** Opening TASK MATERIAL block **

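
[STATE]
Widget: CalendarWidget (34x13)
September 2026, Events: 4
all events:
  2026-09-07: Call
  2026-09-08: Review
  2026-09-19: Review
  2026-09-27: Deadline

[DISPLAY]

          September 2026          
Mo Tu We Th Fr Sa Su              
    1  2  3  4  5  6              
 7*  8*  9 10 11 12 13            
14 15 16 17 18 19* 20             
21 22 23 24 25 26 27*             
28 29 30                          
                                  
                                  
                                  
                                  
                                  
                                  


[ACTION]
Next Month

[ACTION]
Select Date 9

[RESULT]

           October 2026           
Mo Tu We Th Fr Sa Su              
          1  2  3  4              
 5  6  7  8 [ 9] 10 11            
12 13 14 15 16 17 18              
19 20 21 22 23 24 25              
26 27 28 29 30 31                 
                                  
                                  
                                  
                                  
                                  
                                  


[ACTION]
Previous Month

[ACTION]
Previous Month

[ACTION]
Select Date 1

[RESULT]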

** Closing TASK MATERIAL block **

▸ **ACTIVITY**
All of the material should be given again, character for character.

▸ **EXERCISE RESPONSE**
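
[STATE]
Widget: CalendarWidget (34x13)
September 2026, Events: 4
all events:
  2026-09-07: Call
  2026-09-08: Review
  2026-09-19: Review
  2026-09-27: Deadline

[DISPLAY]

          September 2026          
Mo Tu We Th Fr Sa Su              
    1  2  3  4  5  6              
 7*  8*  9 10 11 12 13            
14 15 16 17 18 19* 20             
21 22 23 24 25 26 27*             
28 29 30                          
                                  
                                  
                                  
                                  
                                  
                                  


[ACTION]
Next Month

[ACTION]
Select Date 9

[RESULT]

           October 2026           
Mo Tu We Th Fr Sa Su              
          1  2  3  4              
 5  6  7  8 [ 9] 10 11            
12 13 14 15 16 17 18              
19 20 21 22 23 24 25              
26 27 28 29 30 31                 
                                  
                                  
                                  
                                  
                                  
                                  


[ACTION]
Previous Month

[ACTION]
Previous Month

[ACTION]
Select Date 1

[RESULT]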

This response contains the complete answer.